# What to produce
Your response must be made up of each line in the data below that contains the string "ways".

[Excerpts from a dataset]
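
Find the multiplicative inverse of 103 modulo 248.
183

gcd(103, 248) = 1, so the inverse exists.
Extended Euclidean algorithm on (248, 103):
248 = 2 × 103 + 42  ⟹  42 = (1)·248 + (-2)·103
103 = 2 × 42 + 19  ⟹  19 = (-2)·248 + (5)·103
42 = 2 × 19 + 4  ⟹  4 = (5)·248 + (-12)·103
19 = 4 × 4 + 3  ⟹  3 = (-22)·248 + (53)·103
4 = 1 × 3 + 1  ⟹  1 = (27)·248 + (-65)·103
So (-65)·103 ≡ 1 (mod 248), i.e. 103^(-1) ≡ -65 ≡ 183 (mod 248).
Check: 103 × 183 = 18849 ≡ 1 (mod 248)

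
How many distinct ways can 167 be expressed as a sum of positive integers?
207890420102

p(n) counts ways to write n as a sum of positive integers (order ignored).
Euler's pentagonal recurrence: p(k) = p(k-1) + p(k-2) - p(k-5) - p(k-7) + p(k-12) + p(k-15) - ... (offsets j(3j∓1)/2, signs ++--, p(0)=1, p(<0)=0).
DP table for k = 0..166: p(0)=1, p(1)=1, p(2)=2, p(3)=3, p(4)=5, p(5)=7, p(6)=11, p(7)=15, p(8)=22, p(9)=30, p(10)=42, p(11)=56, p(12)=77, p(13)=101, p(14)=135, p(15)=176, p(16)=231, p(17)=297, p(18)=385, p(19)=490, p(20)=627, p(21)=792, p(22)=1002, p(23)=1255, p(24)=1575, p(25)=1958, p(26)=2436, p(27)=3010, p(28)=3718, p(29)=4565, p(30)=5604, p(31)=6842, p(32)=8349, p(33)=10143, p(34)=12310, p(35)=14883, p(36)=17977, p(37)=21637, p(38)=26015, p(39)=31185, p(40)=37338, p(41)=44583, p(42)=53174, p(43)=63261, p(44)=75175, p(45)=89134, p(46)=105558, p(47)=124754, p(48)=147273, p(49)=173525, p(50)=204226, p(51)=239943, p(52)=281589, p(53)=329931, p(54)=386155, p(55)=451276, p(56)=526823, p(57)=614154, p(58)=715220, p(59)=831820, p(60)=966467, p(61)=1121505, p(62)=1300156, p(63)=1505499, p(64)=1741630, p(65)=2012558, p(66)=2323520, p(67)=2679689, p(68)=3087735, p(69)=3554345, p(70)=4087968, p(71)=4697205, p(72)=5392783, p(73)=6185689, p(74)=7089500, p(75)=8118264, p(76)=9289091, p(77)=10619863, p(78)=12132164, p(79)=13848650, p(80)=15796476, p(81)=18004327, p(82)=20506255, p(83)=23338469, p(84)=26543660, p(85)=30167357, p(86)=34262962, p(87)=38887673, p(88)=44108109, p(89)=49995925, p(90)=56634173, p(91)=64112359, p(92)=72533807, p(93)=82010177, p(94)=92669720, p(95)=104651419, p(96)=118114304, p(97)=133230930, p(98)=150198136, p(99)=169229875, p(100)=190569292, p(101)=214481126, p(102)=241265379, p(103)=271248950, p(104)=304801365, p(105)=342325709, p(106)=384276336, p(107)=431149389, p(108)=483502844, p(109)=541946240, p(110)=607163746, p(111)=679903203, p(112)=761002156, p(113)=851376628, p(114)=952050665, p(115)=1064144451, p(116)=1188908248, p(117)=1327710076, p(118)=1482074143, p(119)=1653668665, p(120)=1844349560, p(121)=2056148051, p(122)=2291320912, p(123)=2552338241, p(124)=2841940500, p(125)=3163127352, p(126)=3519222692, p(127)=3913864295, p(128)=4351078600, p(129)=4835271870, p(130)=5371315400, p(131)=5964539504, p(132)=6620830889, p(133)=7346629512, p(134)=8149040695, p(135)=9035836076, p(136)=10015581680, p(137)=11097645016, p(138)=12292341831, p(139)=13610949895, p(140)=15065878135, p(141)=16670689208, p(142)=18440293320, p(143)=20390982757, p(144)=22540654445, p(145)=24908858009, p(146)=27517052599, p(147)=30388671978, p(148)=33549419497, p(149)=37027355200, p(150)=40853235313, p(151)=45060624582, p(152)=49686288421, p(153)=54770336324, p(154)=60356673280, p(155)=66493182097, p(156)=73232243759, p(157)=80630964769, p(158)=88751778802, p(159)=97662728555, p(160)=107438159466, p(161)=118159068427, p(162)=129913904637, p(163)=142798995930, p(164)=156919475295, p(165)=172389800255, p(166)=189334822579.
Final step: p(167) = p(166) + p(165) - p(162) - p(160) + p(155) + p(152) - p(145) - p(141) + p(132) + p(127) - p(116) - p(110) + p(97) + p(90) - p(75) - p(67) + p(50) + p(41) - p(22) - p(12)
= 189334822579 + 172389800255 - 129913904637 - 107438159466 + 66493182097 + 49686288421 - 24908858009 - 16670689208 + 6620830889 + 3913864295 - 1188908248 - 607163746 + 133230930 + 56634173 - 8118264 - 2679689 + 204226 + 44583 - 1002 - 77
= 207890420102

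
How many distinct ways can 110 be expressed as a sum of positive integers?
607163746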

# Response to this task
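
How many distinct ways can 167 be expressed as a sum of positive integers?
p(n) counts ways to write n as a sum of positive integers (order ignored).
How many distinct ways can 110 be expressed as a sum of positive integers?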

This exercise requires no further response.